THE TASK ▸
Across all the entries, tally the lines holding the word "spacing", and give the number by itself.

Saved data entries ▸
+ + +

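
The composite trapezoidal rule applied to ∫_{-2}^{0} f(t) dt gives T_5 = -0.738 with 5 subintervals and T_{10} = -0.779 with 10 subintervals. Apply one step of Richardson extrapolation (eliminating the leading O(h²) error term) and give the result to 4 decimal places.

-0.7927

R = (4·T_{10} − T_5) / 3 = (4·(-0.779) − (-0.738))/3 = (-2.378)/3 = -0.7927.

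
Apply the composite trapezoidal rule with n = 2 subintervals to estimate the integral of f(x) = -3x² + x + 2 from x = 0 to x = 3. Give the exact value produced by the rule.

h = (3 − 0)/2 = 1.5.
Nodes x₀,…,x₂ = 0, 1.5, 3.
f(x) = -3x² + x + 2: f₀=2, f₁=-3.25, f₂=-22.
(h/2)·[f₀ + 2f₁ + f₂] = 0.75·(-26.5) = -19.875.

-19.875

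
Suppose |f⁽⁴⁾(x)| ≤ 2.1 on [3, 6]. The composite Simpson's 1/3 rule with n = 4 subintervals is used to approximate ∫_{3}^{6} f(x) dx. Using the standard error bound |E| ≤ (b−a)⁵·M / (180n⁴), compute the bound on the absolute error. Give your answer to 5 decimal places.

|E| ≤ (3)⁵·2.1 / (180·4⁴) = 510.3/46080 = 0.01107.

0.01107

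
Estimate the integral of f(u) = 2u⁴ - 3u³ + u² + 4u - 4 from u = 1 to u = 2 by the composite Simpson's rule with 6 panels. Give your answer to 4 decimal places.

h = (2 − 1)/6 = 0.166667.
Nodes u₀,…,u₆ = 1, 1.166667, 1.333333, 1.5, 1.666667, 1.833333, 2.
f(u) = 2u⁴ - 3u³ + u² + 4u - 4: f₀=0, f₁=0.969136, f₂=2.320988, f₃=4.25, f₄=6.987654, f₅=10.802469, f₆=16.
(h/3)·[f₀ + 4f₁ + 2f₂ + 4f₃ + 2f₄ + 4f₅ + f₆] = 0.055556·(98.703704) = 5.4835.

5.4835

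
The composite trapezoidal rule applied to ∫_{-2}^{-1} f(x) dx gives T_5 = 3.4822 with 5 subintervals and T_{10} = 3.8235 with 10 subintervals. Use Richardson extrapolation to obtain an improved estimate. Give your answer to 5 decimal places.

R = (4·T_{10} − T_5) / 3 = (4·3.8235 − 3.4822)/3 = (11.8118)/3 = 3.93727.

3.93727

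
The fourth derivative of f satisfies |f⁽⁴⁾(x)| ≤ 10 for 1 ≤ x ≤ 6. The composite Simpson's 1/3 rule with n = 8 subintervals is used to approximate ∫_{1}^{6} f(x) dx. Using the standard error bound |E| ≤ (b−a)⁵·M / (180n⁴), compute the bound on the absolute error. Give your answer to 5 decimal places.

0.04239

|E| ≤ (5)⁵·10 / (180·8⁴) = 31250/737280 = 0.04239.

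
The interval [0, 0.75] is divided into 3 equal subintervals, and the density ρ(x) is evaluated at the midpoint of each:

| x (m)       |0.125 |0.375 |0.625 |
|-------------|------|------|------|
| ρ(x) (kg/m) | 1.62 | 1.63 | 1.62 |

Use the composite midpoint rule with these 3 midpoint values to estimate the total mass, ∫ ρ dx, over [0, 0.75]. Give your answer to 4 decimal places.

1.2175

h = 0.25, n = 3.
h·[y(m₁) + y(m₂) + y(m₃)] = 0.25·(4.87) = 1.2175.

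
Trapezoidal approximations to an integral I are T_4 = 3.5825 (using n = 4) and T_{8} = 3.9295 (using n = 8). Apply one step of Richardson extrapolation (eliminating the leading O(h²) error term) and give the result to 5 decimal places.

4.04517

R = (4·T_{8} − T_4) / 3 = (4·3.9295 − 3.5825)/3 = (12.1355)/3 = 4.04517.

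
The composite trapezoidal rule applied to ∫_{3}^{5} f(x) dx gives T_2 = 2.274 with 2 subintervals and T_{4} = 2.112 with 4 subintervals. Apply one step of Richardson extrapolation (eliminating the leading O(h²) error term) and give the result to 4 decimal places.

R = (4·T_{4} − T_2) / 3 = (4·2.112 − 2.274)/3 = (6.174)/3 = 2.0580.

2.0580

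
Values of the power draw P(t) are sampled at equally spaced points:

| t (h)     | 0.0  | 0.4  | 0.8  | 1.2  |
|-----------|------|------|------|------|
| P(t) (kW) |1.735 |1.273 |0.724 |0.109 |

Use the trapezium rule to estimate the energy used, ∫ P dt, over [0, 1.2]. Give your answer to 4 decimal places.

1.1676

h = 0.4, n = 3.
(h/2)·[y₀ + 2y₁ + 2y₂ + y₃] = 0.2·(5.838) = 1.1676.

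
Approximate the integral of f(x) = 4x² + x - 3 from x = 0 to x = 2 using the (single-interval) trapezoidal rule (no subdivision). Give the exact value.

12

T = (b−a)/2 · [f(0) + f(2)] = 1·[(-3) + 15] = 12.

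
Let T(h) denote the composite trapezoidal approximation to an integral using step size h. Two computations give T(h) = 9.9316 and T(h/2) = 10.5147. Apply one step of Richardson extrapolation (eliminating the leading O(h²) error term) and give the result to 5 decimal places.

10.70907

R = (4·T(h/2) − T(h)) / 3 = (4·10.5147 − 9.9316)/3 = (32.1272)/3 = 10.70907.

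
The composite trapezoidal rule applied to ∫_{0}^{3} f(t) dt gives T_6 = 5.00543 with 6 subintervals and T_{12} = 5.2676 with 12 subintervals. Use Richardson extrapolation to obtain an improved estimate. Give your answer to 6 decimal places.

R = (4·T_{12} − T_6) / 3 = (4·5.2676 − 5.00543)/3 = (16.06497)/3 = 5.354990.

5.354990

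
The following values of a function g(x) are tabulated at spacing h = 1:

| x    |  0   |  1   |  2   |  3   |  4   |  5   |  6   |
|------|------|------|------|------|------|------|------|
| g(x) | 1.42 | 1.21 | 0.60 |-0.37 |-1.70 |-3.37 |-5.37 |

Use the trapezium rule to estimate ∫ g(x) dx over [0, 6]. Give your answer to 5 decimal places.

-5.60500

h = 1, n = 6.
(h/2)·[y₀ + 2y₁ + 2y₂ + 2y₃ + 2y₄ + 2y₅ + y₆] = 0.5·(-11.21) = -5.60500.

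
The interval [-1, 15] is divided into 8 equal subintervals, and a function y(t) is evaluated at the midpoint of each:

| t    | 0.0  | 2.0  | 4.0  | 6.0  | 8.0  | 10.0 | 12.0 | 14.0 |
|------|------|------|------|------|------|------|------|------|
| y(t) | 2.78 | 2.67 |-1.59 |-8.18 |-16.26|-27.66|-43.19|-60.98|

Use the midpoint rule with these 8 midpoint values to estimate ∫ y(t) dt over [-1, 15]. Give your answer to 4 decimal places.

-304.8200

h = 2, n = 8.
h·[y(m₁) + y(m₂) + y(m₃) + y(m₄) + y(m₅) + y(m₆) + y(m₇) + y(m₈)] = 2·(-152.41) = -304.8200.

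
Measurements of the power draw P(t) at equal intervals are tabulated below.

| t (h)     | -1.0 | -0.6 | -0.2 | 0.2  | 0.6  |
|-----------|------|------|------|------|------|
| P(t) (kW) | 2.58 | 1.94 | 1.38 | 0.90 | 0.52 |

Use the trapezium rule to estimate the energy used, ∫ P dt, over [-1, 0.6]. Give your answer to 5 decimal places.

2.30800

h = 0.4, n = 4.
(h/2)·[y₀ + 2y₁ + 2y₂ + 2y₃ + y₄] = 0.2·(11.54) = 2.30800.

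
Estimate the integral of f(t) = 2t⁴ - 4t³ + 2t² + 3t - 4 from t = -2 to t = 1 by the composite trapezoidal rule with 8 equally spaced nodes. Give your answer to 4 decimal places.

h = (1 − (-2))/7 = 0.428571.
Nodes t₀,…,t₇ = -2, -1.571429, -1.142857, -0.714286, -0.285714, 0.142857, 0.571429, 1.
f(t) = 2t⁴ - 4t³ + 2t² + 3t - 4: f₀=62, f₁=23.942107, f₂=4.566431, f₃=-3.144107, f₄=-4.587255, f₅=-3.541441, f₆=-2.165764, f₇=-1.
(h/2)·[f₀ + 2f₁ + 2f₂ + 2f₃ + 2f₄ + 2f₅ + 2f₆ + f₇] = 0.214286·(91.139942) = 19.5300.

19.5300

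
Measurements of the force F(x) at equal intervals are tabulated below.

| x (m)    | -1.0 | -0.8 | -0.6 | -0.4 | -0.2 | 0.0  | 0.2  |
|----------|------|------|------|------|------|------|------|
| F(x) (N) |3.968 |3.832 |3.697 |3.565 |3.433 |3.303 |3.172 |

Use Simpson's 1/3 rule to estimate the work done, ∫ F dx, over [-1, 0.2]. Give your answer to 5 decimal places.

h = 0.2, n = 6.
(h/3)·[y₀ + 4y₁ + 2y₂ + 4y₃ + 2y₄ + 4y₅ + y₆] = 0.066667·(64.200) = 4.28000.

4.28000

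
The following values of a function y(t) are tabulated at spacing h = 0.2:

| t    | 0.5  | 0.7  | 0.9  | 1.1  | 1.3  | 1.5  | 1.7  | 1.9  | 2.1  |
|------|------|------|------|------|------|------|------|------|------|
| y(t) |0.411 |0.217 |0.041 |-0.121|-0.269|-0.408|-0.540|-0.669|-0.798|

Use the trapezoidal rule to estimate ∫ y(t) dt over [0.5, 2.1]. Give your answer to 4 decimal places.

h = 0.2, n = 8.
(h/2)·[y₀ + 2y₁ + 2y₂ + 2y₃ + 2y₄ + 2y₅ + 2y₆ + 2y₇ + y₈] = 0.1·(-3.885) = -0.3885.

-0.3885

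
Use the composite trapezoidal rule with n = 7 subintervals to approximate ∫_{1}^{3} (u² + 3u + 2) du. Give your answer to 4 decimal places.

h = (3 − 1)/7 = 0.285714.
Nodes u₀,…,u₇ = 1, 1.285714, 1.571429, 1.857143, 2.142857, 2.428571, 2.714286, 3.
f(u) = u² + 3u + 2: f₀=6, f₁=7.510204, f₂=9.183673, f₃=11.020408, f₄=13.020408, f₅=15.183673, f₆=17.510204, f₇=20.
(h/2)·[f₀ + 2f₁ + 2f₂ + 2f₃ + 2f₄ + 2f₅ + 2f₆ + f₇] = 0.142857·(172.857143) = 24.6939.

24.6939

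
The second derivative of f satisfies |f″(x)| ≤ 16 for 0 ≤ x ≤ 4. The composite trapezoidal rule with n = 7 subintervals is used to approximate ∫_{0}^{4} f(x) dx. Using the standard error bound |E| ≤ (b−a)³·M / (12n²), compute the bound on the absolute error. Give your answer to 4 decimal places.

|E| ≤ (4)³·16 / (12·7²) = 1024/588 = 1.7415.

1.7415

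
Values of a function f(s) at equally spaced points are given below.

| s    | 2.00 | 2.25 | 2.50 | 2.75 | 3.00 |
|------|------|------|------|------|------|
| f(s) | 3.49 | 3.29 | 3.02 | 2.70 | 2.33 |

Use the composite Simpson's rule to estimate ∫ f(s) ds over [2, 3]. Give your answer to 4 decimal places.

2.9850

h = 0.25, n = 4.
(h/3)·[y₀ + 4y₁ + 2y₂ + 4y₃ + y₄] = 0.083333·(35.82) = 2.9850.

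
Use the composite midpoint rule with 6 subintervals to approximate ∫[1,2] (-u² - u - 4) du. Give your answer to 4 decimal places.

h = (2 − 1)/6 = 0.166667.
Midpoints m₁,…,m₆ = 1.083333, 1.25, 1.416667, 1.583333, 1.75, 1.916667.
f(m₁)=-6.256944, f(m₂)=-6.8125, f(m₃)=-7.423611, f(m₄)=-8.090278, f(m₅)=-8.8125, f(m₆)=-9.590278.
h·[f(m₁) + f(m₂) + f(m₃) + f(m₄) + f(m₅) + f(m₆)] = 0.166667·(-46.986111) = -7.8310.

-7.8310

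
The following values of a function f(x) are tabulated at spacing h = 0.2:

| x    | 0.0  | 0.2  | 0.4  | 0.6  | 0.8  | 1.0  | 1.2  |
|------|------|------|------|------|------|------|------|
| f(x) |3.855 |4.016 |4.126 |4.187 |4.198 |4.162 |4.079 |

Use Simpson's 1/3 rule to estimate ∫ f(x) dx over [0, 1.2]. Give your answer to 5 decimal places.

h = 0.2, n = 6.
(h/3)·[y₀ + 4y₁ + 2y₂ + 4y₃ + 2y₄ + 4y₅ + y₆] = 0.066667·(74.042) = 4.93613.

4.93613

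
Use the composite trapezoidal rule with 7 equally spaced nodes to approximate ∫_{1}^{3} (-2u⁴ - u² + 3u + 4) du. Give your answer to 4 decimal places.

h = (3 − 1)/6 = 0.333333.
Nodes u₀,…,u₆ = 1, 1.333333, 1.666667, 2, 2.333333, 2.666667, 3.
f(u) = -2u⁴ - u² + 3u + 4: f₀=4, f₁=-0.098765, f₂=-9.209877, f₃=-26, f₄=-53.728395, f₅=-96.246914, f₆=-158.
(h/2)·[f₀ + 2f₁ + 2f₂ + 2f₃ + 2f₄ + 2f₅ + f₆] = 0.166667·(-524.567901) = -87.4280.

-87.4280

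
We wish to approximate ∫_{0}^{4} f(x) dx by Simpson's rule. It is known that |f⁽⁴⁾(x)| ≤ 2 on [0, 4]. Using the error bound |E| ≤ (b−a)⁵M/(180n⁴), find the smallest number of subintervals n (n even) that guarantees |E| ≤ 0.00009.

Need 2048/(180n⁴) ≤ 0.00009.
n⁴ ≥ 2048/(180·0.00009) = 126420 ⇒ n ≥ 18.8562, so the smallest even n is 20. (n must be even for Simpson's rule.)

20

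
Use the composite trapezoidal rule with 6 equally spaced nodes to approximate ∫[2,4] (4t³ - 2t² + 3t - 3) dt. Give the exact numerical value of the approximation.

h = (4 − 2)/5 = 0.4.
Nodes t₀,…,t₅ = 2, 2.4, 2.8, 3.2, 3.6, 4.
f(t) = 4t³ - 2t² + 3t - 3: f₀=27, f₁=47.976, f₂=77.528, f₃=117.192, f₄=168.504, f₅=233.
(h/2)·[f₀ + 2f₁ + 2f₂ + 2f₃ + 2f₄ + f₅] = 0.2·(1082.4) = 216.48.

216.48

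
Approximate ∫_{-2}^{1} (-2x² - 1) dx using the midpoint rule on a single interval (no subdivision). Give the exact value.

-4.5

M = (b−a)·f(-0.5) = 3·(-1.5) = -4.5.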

+ + +

OUTPUT ▸
3